> **PROBLEM**
Beginning at the line that contains "Sort [5, 7, 9, 9]", return every remaining line of the data below exactly; return nothing before it.
_ _ _ _ _ _ _
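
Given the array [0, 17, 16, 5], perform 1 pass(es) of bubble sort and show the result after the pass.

After pass 1: [0, 16, 5, 17] (2 swaps)
Total swaps: 2


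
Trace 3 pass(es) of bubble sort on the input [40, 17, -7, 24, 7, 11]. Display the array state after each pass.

After pass 1: [17, -7, 24, 7, 11, 40] (5 swaps)
After pass 2: [-7, 17, 7, 11, 24, 40] (3 swaps)
After pass 3: [-7, 7, 11, 17, 24, 40] (2 swaps)
Total swaps: 10


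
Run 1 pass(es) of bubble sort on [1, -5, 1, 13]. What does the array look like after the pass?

After pass 1: [-5, 1, 1, 13] (1 swaps)
Total swaps: 1


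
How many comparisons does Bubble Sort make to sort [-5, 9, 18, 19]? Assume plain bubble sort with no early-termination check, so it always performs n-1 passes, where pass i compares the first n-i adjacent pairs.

Pass 1: compare adjacent pairs (0,1)..(2,3) = 3 comparison(s), 0 swap(s) -> [-5, 9, 18, 19]
Pass 2: compare adjacent pairs (0,1)..(1,2) = 2 comparison(s), 0 swap(s) -> [-5, 9, 18, 19]
Pass 3: compare adjacent pairs (0,1)..(0,1) = 1 comparison(s), 0 swap(s) -> [-5, 9, 18, 19]
Total comparisons: 3 + 2 + 1 = 6


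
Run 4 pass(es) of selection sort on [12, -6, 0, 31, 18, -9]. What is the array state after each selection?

Pass 1: Select minimum -9 at index 5, swap -> [-9, -6, 0, 31, 18, 12]
Pass 2: Select minimum -6 at index 1, swap -> [-9, -6, 0, 31, 18, 12]
Pass 3: Select minimum 0 at index 2, swap -> [-9, -6, 0, 31, 18, 12]
Pass 4: Select minimum 12 at index 5, swap -> [-9, -6, 0, 12, 18, 31]


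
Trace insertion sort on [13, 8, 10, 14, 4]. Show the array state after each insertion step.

First element 13 is already 'sorted'
Insert 8: shifted 1 elements -> [8, 13, 10, 14, 4]
Insert 10: shifted 1 elements -> [8, 10, 13, 14, 4]
Insert 14: shifted 0 elements -> [8, 10, 13, 14, 4]
Insert 4: shifted 4 elements -> [4, 8, 10, 13, 14]


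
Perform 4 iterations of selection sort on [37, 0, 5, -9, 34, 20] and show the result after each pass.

Pass 1: Select minimum -9 at index 3, swap -> [-9, 0, 5, 37, 34, 20]
Pass 2: Select minimum 0 at index 1, swap -> [-9, 0, 5, 37, 34, 20]
Pass 3: Select minimum 5 at index 2, swap -> [-9, 0, 5, 37, 34, 20]
Pass 4: Select minimum 20 at index 5, swap -> [-9, 0, 5, 20, 34, 37]


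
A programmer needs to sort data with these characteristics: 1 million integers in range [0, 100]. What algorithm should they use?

Best choice: Counting sort
Reason: O(n + k) where k=100 is small; linear time beats O(n log n)


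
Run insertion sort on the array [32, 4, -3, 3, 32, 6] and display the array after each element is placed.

First element 32 is already 'sorted'
Insert 4: shifted 1 elements -> [4, 32, -3, 3, 32, 6]
Insert -3: shifted 2 elements -> [-3, 4, 32, 3, 32, 6]
Insert 3: shifted 2 elements -> [-3, 3, 4, 32, 32, 6]
Insert 32: shifted 0 elements -> [-3, 3, 4, 32, 32, 6]
Insert 6: shifted 2 elements -> [-3, 3, 4, 6, 32, 32]


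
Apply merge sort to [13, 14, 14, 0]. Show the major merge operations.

Divide and conquer:
  Merge [13] + [14] -> [13, 14]
  Merge [14] + [0] -> [0, 14]
  Merge [13, 14] + [0, 14] -> [0, 13, 14, 14]


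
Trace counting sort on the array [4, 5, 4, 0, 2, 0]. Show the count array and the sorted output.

Count array: [2, 0, 1, 0, 2, 1]
(count[i] = number of elements equal to i)
Cumulative count: [2, 2, 3, 3, 5, 6]
Sorted: [0, 0, 2, 4, 4, 5]


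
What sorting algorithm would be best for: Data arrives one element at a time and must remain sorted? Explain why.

Best choice: Insertion sort
Reason: Insertion sort naturally handles online/streaming input by inserting each new element into sorted position


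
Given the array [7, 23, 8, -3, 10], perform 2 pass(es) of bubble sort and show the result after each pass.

After pass 1: [7, 8, -3, 10, 23] (3 swaps)
After pass 2: [7, -3, 8, 10, 23] (1 swaps)
Total swaps: 4


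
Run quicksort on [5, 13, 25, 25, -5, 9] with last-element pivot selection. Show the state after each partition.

Partition 1: pivot=9 at index 2 -> [5, -5, 9, 25, 13, 25]
Partition 2: pivot=-5 at index 0 -> [-5, 5, 9, 25, 13, 25]
Partition 3: pivot=25 at index 5 -> [-5, 5, 9, 25, 13, 25]
Partition 4: pivot=13 at index 3 -> [-5, 5, 9, 13, 25, 25]


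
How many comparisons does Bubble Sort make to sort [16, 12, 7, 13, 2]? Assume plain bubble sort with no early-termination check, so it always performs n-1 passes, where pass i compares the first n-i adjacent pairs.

Pass 1: compare adjacent pairs (0,1)..(3,4) = 4 comparison(s), 4 swap(s) -> [12, 7, 13, 2, 16]
Pass 2: compare adjacent pairs (0,1)..(2,3) = 3 comparison(s), 2 swap(s) -> [7, 12, 2, 13, 16]
Pass 3: compare adjacent pairs (0,1)..(1,2) = 2 comparison(s), 1 swap(s) -> [7, 2, 12, 13, 16]
Pass 4: compare adjacent pairs (0,1)..(0,1) = 1 comparison(s), 1 swap(s) -> [2, 7, 12, 13, 16]
Total comparisons: 4 + 3 + 2 + 1 = 10


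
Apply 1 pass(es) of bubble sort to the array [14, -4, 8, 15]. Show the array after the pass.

After pass 1: [-4, 8, 14, 15] (2 swaps)
Total swaps: 2


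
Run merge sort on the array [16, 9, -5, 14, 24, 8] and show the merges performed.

Divide and conquer:
  Merge [9] + [-5] -> [-5, 9]
  Merge [16] + [-5, 9] -> [-5, 9, 16]
  Merge [24] + [8] -> [8, 24]
  Merge [14] + [8, 24] -> [8, 14, 24]
  Merge [-5, 9, 16] + [8, 14, 24] -> [-5, 8, 9, 14, 16, 24]


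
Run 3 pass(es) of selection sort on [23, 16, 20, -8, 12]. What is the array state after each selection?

Pass 1: Select minimum -8 at index 3, swap -> [-8, 16, 20, 23, 12]
Pass 2: Select minimum 12 at index 4, swap -> [-8, 12, 20, 23, 16]
Pass 3: Select minimum 16 at index 4, swap -> [-8, 12, 16, 23, 20]


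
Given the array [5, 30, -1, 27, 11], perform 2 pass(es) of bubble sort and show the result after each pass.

After pass 1: [5, -1, 27, 11, 30] (3 swaps)
After pass 2: [-1, 5, 11, 27, 30] (2 swaps)
Total swaps: 5


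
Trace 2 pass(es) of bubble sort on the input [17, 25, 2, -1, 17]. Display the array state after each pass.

After pass 1: [17, 2, -1, 17, 25] (3 swaps)
After pass 2: [2, -1, 17, 17, 25] (2 swaps)
Total swaps: 5


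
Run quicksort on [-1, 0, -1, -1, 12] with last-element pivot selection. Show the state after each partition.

Partition 1: pivot=12 at index 4 -> [-1, 0, -1, -1, 12]
Partition 2: pivot=-1 at index 2 -> [-1, -1, -1, 0, 12]
Partition 3: pivot=-1 at index 1 -> [-1, -1, -1, 0, 12]


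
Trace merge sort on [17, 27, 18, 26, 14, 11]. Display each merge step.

Divide and conquer:
  Merge [27] + [18] -> [18, 27]
  Merge [17] + [18, 27] -> [17, 18, 27]
  Merge [14] + [11] -> [11, 14]
  Merge [26] + [11, 14] -> [11, 14, 26]
  Merge [17, 18, 27] + [11, 14, 26] -> [11, 14, 17, 18, 26, 27]


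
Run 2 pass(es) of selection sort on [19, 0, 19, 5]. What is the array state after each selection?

Pass 1: Select minimum 0 at index 1, swap -> [0, 19, 19, 5]
Pass 2: Select minimum 5 at index 3, swap -> [0, 5, 19, 19]


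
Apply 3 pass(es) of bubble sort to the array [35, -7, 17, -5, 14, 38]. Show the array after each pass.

After pass 1: [-7, 17, -5, 14, 35, 38] (4 swaps)
After pass 2: [-7, -5, 14, 17, 35, 38] (2 swaps)
After pass 3: [-7, -5, 14, 17, 35, 38] (0 swaps)
Total swaps: 6


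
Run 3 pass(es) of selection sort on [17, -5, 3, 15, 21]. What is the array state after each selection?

Pass 1: Select minimum -5 at index 1, swap -> [-5, 17, 3, 15, 21]
Pass 2: Select minimum 3 at index 2, swap -> [-5, 3, 17, 15, 21]
Pass 3: Select minimum 15 at index 3, swap -> [-5, 3, 15, 17, 21]


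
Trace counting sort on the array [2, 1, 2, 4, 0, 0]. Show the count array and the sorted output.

Count array: [2, 1, 2, 0, 1]
(count[i] = number of elements equal to i)
Cumulative count: [2, 3, 5, 5, 6]
Sorted: [0, 0, 1, 2, 2, 4]


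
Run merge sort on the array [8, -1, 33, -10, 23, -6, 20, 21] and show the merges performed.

Divide and conquer:
  Merge [8] + [-1] -> [-1, 8]
  Merge [33] + [-10] -> [-10, 33]
  Merge [-1, 8] + [-10, 33] -> [-10, -1, 8, 33]
  Merge [23] + [-6] -> [-6, 23]
  Merge [20] + [21] -> [20, 21]
  Merge [-6, 23] + [20, 21] -> [-6, 20, 21, 23]
  Merge [-10, -1, 8, 33] + [-6, 20, 21, 23] -> [-10, -6, -1, 8, 20, 21, 23, 33]


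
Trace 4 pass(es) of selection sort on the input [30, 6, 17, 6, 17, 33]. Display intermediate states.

Pass 1: Select minimum 6 at index 1, swap -> [6, 30, 17, 6, 17, 33]
Pass 2: Select minimum 6 at index 3, swap -> [6, 6, 17, 30, 17, 33]
Pass 3: Select minimum 17 at index 2, swap -> [6, 6, 17, 30, 17, 33]
Pass 4: Select minimum 17 at index 4, swap -> [6, 6, 17, 17, 30, 33]


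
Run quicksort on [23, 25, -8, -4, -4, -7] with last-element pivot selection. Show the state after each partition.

Partition 1: pivot=-7 at index 1 -> [-8, -7, 23, -4, -4, 25]
Partition 2: pivot=25 at index 5 -> [-8, -7, 23, -4, -4, 25]
Partition 3: pivot=-4 at index 3 -> [-8, -7, -4, -4, 23, 25]


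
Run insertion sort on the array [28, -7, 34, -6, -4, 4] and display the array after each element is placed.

First element 28 is already 'sorted'
Insert -7: shifted 1 elements -> [-7, 28, 34, -6, -4, 4]
Insert 34: shifted 0 elements -> [-7, 28, 34, -6, -4, 4]
Insert -6: shifted 2 elements -> [-7, -6, 28, 34, -4, 4]
Insert -4: shifted 2 elements -> [-7, -6, -4, 28, 34, 4]
Insert 4: shifted 2 elements -> [-7, -6, -4, 4, 28, 34]


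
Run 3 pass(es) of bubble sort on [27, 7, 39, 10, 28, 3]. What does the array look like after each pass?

After pass 1: [7, 27, 10, 28, 3, 39] (4 swaps)
After pass 2: [7, 10, 27, 3, 28, 39] (2 swaps)
After pass 3: [7, 10, 3, 27, 28, 39] (1 swaps)
Total swaps: 7


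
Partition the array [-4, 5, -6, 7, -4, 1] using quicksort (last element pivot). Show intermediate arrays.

Partition 1: pivot=1 at index 3 -> [-4, -6, -4, 1, 5, 7]
Partition 2: pivot=-4 at index 2 -> [-4, -6, -4, 1, 5, 7]
Partition 3: pivot=-6 at index 0 -> [-6, -4, -4, 1, 5, 7]
Partition 4: pivot=7 at index 5 -> [-6, -4, -4, 1, 5, 7]


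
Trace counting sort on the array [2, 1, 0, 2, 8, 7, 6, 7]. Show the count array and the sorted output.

Count array: [1, 1, 2, 0, 0, 0, 1, 2, 1]
(count[i] = number of elements equal to i)
Cumulative count: [1, 2, 4, 4, 4, 4, 5, 7, 8]
Sorted: [0, 1, 2, 2, 6, 7, 7, 8]


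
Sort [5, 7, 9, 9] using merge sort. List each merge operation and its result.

Divide and conquer:
  Merge [5] + [7] -> [5, 7]
  Merge [9] + [9] -> [9, 9]
  Merge [5, 7] + [9, 9] -> [5, 7, 9, 9]


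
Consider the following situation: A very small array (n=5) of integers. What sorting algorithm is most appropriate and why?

Best choice: Insertion sort
Reason: For tiny inputs the O(n^2) overhead is negligible and insertion sort has minimal constant factors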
_ _ _ _ _ _ _
> **RESULT OF THE EXERCISE**
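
Sort [5, 7, 9, 9] using merge sort. List each merge operation and its result.

Divide and conquer:
  Merge [5] + [7] -> [5, 7]
  Merge [9] + [9] -> [9, 9]
  Merge [5, 7] + [9, 9] -> [5, 7, 9, 9]


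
Consider the following situation: A very small array (n=5) of integers. What sorting algorithm is most appropriate and why?

Best choice: Insertion sort
Reason: For tiny inputs the O(n^2) overhead is negligible and insertion sort has minimal constant factors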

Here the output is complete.